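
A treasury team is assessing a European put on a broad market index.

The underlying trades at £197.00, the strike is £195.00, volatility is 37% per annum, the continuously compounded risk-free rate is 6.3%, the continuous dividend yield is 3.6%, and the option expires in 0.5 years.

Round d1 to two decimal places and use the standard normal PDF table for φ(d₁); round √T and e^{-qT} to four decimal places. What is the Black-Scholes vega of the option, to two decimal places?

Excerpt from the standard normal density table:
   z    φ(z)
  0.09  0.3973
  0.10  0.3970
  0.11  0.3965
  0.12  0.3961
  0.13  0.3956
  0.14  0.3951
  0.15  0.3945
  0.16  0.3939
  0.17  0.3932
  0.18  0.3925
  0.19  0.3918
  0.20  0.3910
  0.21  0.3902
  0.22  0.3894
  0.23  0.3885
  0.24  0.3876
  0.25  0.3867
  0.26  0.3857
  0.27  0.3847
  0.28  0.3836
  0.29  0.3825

σ√T = 0.37 × 0.7071 = 0.2616
d₁ = [ln(197/195) + (0.063 − 0.036 + ½·0.37²)·0.5] / (σ√T) = (0.0102 + 0.0477) / 0.2616 = 0.2214 which rounds to 0.22
√T = √0.5 = 0.7071
φ(d₁) = φ(0.22) = 0.3894
exp(−qT) = exp(−0.036·0.5) = 0.9822
vega = S·exp(−qT)·φ(d₁)·√T = 197·0.9822·0.3894·0.7071 = 53.2774
(Call and put vega coincide under Black-Scholes.)

53.28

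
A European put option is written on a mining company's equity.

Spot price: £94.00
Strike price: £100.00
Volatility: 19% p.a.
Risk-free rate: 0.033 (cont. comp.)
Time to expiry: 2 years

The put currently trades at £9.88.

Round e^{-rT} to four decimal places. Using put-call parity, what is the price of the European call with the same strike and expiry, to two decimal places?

£10.27

exp(−rT) = exp(−0.033·2) = 0.9361
Put-call parity: C − P = S − K·e^(−rT) = 94 − 100·0.9361 = 94 − 93.6100 = 0.3900
C = P + (C − P) = 9.88 + (0.3900) = 10.2700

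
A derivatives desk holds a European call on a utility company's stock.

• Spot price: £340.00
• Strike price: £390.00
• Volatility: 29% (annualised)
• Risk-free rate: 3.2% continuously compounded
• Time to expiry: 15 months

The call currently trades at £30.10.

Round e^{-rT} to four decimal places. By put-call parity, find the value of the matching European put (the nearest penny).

£64.81

e^(−rT) = e^(−0.032·1.25) = 0.9608
Put-call parity: C − P = S − K·e^(−rT) = 340 − 390·0.9608 = 340 − 374.7120 = -34.7120
P = C − (C − P) = 30.10 − (-34.7120) = 64.8120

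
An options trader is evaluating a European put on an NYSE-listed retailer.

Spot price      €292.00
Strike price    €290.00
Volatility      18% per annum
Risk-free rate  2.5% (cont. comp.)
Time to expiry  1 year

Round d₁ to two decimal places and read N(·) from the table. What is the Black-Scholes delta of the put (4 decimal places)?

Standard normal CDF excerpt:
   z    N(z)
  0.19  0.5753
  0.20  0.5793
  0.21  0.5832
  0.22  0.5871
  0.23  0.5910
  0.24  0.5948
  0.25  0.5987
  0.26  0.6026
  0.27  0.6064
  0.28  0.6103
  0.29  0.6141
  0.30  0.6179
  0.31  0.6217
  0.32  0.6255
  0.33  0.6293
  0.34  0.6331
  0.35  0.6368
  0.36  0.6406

-0.3936

T = 1;  σ√T = 0.1800
d₁ = [ln(292/290) + (0.025 + 0.18²/2)·1] / 0.1800 = [0.0069 + 0.0412] / 0.1800 = 0.2671 → 0.27
N(d₁) = N(0.27) = 0.6064
Δ_put = N(d₁) − 1 = 0.6064 − 1 = -0.3936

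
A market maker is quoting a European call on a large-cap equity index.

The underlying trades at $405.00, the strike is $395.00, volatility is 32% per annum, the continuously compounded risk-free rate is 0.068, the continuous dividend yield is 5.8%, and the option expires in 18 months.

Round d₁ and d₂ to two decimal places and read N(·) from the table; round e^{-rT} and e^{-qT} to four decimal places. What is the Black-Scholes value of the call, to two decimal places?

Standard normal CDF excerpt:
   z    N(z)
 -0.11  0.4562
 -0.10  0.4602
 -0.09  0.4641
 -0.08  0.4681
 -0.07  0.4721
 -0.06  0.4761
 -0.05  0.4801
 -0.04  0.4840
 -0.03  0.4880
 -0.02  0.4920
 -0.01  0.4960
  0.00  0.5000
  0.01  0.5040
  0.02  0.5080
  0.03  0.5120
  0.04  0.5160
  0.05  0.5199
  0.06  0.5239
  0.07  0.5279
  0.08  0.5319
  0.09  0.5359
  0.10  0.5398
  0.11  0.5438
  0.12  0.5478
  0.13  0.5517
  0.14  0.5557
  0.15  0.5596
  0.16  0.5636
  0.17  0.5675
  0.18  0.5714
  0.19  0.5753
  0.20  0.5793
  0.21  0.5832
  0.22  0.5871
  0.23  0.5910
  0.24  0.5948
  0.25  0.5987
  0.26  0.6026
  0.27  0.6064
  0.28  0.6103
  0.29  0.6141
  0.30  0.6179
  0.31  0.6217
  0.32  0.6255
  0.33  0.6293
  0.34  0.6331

$63.87

σ√T = 0.32 × 1.2247 = 0.3919
d₁ = [ln(405/395) + (0.068 − 0.058 + 0.32²/2)·1.5] / 0.3919 = [0.0250 + 0.0918] / 0.3919 = 0.2980 ⇒ 0.30
d₂ = d₁ − σ√T = 0.2980 − 0.3919 = -0.0939 ⇒ -0.09
e^(−qT) = e^(−0.058·1.5) = 0.9167;  e^(−rT) = e^(−0.068·1.5) = 0.9030
N(d₁) = N(0.30) = 0.6179;  N(d₂) = N(-0.09) = 0.4641
C = 405·0.9167·0.6179 − 395·0.9030·0.4641 = 229.4037 − 165.5375 = 63.8662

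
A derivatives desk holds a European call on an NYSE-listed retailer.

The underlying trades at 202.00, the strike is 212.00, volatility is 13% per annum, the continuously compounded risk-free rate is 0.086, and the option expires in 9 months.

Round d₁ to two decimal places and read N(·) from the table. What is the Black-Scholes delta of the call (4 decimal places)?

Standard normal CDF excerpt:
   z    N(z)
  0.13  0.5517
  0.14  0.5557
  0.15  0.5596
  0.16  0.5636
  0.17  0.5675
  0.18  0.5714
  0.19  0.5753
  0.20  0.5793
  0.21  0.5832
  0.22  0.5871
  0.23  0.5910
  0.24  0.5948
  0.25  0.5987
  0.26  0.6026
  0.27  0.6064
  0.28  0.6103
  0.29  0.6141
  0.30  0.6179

σ√T = 0.13 × 0.8660 = 0.1126
ln(S/K) + (r + σ²/2)T = ln(202/212) + (0.086 + 0.13²/2)·0.75 = -0.0483 + 0.0708 = 0.0225
d₁ = 0.0225 / 0.1126 = 0.2000 ⇒ 0.20
N(d₁) = N(0.20) = 0.5793
Δ_call = N(d₁) = 0.5793

0.5793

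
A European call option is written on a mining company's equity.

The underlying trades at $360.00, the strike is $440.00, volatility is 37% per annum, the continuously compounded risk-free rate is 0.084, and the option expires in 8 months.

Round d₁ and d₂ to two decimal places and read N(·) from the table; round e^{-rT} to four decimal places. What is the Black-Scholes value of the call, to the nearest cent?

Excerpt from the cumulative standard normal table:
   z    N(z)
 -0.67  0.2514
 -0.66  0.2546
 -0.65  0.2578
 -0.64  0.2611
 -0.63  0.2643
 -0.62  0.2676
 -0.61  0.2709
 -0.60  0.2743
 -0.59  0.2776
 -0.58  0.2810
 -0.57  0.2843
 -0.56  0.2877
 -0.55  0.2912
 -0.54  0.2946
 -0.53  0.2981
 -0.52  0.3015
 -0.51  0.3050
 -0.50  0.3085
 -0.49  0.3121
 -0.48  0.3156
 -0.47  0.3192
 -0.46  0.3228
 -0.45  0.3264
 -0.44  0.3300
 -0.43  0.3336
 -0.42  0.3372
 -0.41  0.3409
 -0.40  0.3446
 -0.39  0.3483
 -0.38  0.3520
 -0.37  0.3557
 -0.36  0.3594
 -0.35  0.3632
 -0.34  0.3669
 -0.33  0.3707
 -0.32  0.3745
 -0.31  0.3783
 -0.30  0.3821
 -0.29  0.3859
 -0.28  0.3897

$23.50

σ√T = 0.37 × 0.8165 = 0.3021
d₁ = [ln(360/440) + (0.084 + 0.37²/2)·0.6667] / 0.3021 = [-0.2007 + 0.1016] / 0.3021 = -0.3278 ⇒ -0.33
d₂ = d₁ − σ√T = -0.3278 − 0.3021 = -0.6299 ⇒ -0.63
exp(−rT) = exp(−0.084·0.6667) = 0.9455
N(d₁) = N(-0.33) = 0.3707;  N(d₂) = N(-0.63) = 0.2643
C = 360·0.3707 − 440·0.9455·0.2643 = 133.4520 − 109.9541 = 23.4979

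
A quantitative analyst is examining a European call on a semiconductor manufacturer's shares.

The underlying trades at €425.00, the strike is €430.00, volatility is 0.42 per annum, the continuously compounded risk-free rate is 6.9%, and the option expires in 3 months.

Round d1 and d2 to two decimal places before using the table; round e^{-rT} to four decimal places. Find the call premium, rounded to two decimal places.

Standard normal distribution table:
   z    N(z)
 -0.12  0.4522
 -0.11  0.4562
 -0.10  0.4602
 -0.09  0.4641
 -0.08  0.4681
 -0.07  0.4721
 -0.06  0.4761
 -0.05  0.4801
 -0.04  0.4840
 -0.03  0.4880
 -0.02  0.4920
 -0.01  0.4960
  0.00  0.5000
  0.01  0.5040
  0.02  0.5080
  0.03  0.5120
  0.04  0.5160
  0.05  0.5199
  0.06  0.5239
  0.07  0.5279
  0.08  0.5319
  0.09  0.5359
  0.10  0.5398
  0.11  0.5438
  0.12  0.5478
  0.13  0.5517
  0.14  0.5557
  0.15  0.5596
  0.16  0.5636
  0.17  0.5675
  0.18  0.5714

€36.63

σ√T = 0.42·√0.25 = 0.2100
d₁ = [ln(425/430) + (0.069 + 0.42²/2)·0.25] / 0.2100 = [-0.0117 + 0.0393] / 0.2100 = 0.1314 → 0.13
d₂ = d₁ − σ√T = 0.1314 − 0.2100 = -0.0786 → -0.08
e^(−rT) = e^(−0.069·0.25) = 0.9829
C = 425·N(0.13) − 430·0.9829·N(-0.08) = 425·0.5517 − 430·0.9829·0.4681 = 234.4725 − 197.8411 = 36.6314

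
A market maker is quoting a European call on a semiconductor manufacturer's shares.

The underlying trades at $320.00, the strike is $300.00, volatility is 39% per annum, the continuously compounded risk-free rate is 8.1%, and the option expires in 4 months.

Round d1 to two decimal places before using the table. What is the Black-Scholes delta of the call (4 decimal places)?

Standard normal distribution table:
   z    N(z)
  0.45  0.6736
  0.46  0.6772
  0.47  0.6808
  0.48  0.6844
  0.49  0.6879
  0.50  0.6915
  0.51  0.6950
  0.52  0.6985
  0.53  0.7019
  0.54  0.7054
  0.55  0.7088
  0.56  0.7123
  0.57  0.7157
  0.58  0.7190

0.6985

σ√T = 0.39 × 0.5774 = 0.2252
ln(S/K) + (r + σ²/2)T = ln(320/300) + (0.081 + 0.39²/2)·0.3333 = 0.0645 + 0.0524 = 0.1169
d₁ = 0.1169 / 0.2252 = 0.5191 ⇒ 0.52
N(d₁) = N(0.52) = 0.6985
Δ_call = N(d₁) = 0.6985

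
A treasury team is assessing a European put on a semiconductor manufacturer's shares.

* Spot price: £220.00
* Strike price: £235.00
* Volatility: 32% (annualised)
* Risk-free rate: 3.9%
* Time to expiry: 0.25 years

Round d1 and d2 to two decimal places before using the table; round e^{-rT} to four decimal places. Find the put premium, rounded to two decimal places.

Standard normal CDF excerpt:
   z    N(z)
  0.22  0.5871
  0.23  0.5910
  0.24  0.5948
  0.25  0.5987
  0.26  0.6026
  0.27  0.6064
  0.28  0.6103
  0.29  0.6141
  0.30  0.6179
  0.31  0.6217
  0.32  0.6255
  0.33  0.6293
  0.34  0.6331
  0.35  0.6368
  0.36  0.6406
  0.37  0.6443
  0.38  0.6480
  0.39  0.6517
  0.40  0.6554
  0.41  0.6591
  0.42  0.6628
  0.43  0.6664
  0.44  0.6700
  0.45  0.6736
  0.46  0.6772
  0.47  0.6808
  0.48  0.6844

T = 0.25;  σ√T = 0.1600
d₁ = [ln(220/235) + (0.039 + 0.32²/2)·0.25] / 0.1600 = [-0.0660 + 0.0226] / 0.1600 = -0.2713 which rounds to -0.27
d₂ = d₁ − σ√T = -0.2713 − 0.1600 = -0.4313 which rounds to -0.43
exp(−rT) = exp(−0.039·0.25) = 0.9903
N(−d₂) = N(0.43) = 0.6664;  N(−d₁) = N(0.27) = 0.6064
P = 235·0.9903·0.6664 − 220·0.6064 = 155.0849 − 133.4080 = 21.6769

£21.68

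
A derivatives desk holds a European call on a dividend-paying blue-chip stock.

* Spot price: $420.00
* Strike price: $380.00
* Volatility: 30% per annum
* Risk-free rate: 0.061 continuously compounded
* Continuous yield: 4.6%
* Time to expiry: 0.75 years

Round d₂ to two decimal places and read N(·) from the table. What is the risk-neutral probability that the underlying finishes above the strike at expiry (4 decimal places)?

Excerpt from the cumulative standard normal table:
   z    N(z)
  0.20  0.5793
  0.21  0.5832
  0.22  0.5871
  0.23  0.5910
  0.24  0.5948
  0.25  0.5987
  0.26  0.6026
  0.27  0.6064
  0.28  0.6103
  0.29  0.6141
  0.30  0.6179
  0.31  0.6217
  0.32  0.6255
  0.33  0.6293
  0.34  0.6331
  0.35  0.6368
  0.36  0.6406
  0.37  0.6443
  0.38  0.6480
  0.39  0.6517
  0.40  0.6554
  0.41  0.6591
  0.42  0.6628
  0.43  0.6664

0.6179

T = 0.75;  σ√T = 0.2598
d₁ = [ln(420/380) + (0.061 − 0.046 + 0.3²/2)·0.75] / 0.2598 = [0.1001 + 0.0450] / 0.2598 = 0.5584 which rounds to 0.56
d₂ = d₁ − σ√T = 0.5584 − 0.2598 = 0.2986 which rounds to 0.30
Risk-neutral Pr[S_T > K] = N(d₂) = N(0.30) = 0.6179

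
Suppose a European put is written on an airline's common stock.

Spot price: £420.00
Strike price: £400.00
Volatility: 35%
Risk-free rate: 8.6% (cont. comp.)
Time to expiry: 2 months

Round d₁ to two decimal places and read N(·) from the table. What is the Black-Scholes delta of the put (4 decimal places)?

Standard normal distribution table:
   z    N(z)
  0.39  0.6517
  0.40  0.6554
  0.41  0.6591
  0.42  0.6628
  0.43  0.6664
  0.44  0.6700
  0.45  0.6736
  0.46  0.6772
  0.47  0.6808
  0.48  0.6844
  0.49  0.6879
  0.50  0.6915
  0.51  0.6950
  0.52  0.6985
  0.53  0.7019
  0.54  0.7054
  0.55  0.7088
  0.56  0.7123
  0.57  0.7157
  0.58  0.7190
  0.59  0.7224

σ√T = 0.35 × 0.4082 = 0.1429
d₁ = [ln(420/400) + (0.086 + 0.35²/2)·0.1667] / 0.1429 = [0.0488 + 0.0245] / 0.1429 = 0.5132 ⇒ 0.51
N(d₁) = N(0.51) = 0.6950
Δ_put = N(d₁) − 1 = 0.6950 − 1 = -0.3050

-0.3050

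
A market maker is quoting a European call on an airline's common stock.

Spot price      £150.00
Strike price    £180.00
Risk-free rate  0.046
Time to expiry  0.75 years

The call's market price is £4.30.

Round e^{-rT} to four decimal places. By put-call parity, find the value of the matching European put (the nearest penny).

£28.20

exp(−rT) = exp(−0.046·0.75) = 0.9661
Put-call parity: C − P = S − K·e^(−rT) = 150 − 180·0.9661 = 150 − 173.8980 = -23.8980
P = C − (C − P) = 4.30 − (-23.8980) = 28.1980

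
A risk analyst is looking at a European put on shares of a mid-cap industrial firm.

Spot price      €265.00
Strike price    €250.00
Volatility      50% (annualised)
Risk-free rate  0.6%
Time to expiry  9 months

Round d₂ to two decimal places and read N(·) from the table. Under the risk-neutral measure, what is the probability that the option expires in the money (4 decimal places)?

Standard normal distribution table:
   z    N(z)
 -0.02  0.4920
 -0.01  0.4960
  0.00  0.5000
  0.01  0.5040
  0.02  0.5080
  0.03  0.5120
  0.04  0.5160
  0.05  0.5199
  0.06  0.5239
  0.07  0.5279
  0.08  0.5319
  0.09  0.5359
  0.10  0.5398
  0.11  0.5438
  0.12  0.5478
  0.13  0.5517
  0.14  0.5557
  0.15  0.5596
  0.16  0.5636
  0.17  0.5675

σ√T = 0.5 × 0.8660 = 0.4330
d₁ = [ln(265/250) + (0.006 + 0.5²/2)·0.75] / 0.4330 = [0.0583 + 0.0983] / 0.4330 = 0.3615 → 0.36
d₂ = d₁ − σ√T = 0.3615 − 0.4330 = -0.0715 → -0.07
Pr(exercise) under Q = N(−d₂) = N(0.07) = 0.5279

0.5279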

To do: Could you return the lines in the entries above that contain "stock"?

Final answer:
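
A derivatives desk holds a European call on a utility company's stock.
A derivatives desk holds a European call on a dividend-paying blue-chip stock.
Suppose a European put is written on an airline's common stock.
A market maker is quoting a European call on an airline's common stock.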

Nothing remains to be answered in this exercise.